(Your objective) The whole listing is to be set down again without alteration.
──────── Supplied data ────────
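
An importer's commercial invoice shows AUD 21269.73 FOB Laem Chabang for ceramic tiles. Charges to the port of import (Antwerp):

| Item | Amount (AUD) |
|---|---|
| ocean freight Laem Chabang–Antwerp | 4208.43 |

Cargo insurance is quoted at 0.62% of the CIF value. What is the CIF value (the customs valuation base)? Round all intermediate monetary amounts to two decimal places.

CIF value: AUD 25637.11

Let C be the CIF value. C = FOB price + freight + 0.62% × C
C − 0.62% × C = 21269.73 + 4208.43
0.9938 × C = 25478.16
C = 25478.16 / 0.9938 = 25637.11
Insurance premium = 0.62% × 25637.11 = 158.95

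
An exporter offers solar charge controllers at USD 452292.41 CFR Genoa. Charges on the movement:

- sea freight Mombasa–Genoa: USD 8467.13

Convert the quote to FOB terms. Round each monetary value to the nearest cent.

From CFR to FOB, the seller no longer bears: freight.
FOB price = 452292.41 − 8467.13 = 443825.28

FOB price: USD 443825.28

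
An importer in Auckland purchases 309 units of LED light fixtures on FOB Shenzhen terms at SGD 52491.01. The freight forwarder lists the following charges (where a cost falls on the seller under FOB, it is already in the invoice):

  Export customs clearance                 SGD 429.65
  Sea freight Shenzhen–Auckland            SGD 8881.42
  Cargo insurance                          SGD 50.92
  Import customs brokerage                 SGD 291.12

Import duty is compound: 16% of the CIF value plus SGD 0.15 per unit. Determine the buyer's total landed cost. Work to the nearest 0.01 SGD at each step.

Total landed cost: SGD 71588.56

FOB: the seller bears costs until goods are on board at the origin port; the buyer bears freight, insurance and all costs thereafter.
Already in the invoice (seller's account under FOB): export clearance — exclude.
CIF value = FOB price + freight + insurance = 52491.01 + 8881.42 + 50.92 = 61423.35
Ad valorem component: 61423.35 × 16% = 9827.74
Specific component: 309 × 0.15 = 46.35
Import duty = 9827.74 + 46.35 = 9874.09
Buyer bears: freight 8881.42 + insurance 50.92 + brokerage 291.12 + duty 9874.09 = 19097.55
Landed cost = invoice 52491.01 + 19097.55 = 71588.56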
────────
(Result below)
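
An importer's commercial invoice shows AUD 21269.73 FOB Laem Chabang for ceramic tiles. Charges to the port of import (Antwerp):

| Item | Amount (AUD) |
|---|---|
| ocean freight Laem Chabang–Antwerp | 4208.43 |

Cargo insurance is quoted at 0.62% of the CIF value. What is the CIF value (the customs valuation base)? Round all intermediate monetary amounts to two decimal places.

CIF value: AUD 25637.11

Let C be the CIF value. C = FOB price + freight + 0.62% × C
C − 0.62% × C = 21269.73 + 4208.43
0.9938 × C = 25478.16
C = 25478.16 / 0.9938 = 25637.11
Insurance premium = 0.62% × 25637.11 = 158.95

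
An exporter offers solar charge controllers at USD 452292.41 CFR Genoa. Charges on the movement:

- sea freight Mombasa–Genoa: USD 8467.13

Convert the quote to FOB terms. Round each monetary value to the nearest cent.

From CFR to FOB, the seller no longer bears: freight.
FOB price = 452292.41 − 8467.13 = 443825.28

FOB price: USD 443825.28

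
An importer in Auckland purchases 309 units of LED light fixtures on FOB Shenzhen terms at SGD 52491.01. The freight forwarder lists the following charges (where a cost falls on the seller under FOB, it is already in the invoice):

  Export customs clearance                 SGD 429.65
  Sea freight Shenzhen–Auckland            SGD 8881.42
  Cargo insurance                          SGD 50.92
  Import customs brokerage                 SGD 291.12

Import duty is compound: 16% of the CIF value plus SGD 0.15 per unit. Determine the buyer's total landed cost. Work to the nearest 0.01 SGD at each step.

Total landed cost: SGD 71588.56

FOB: the seller bears costs until goods are on board at the origin port; the buyer bears freight, insurance and all costs thereafter.
Already in the invoice (seller's account under FOB): export clearance — exclude.
CIF value = FOB price + freight + insurance = 52491.01 + 8881.42 + 50.92 = 61423.35
Ad valorem component: 61423.35 × 16% = 9827.74
Specific component: 309 × 0.15 = 46.35
Import duty = 9827.74 + 46.35 = 9874.09
Buyer bears: freight 8881.42 + insurance 50.92 + brokerage 291.12 + duty 9874.09 = 19097.55
Landed cost = invoice 52491.01 + 19097.55 = 71588.56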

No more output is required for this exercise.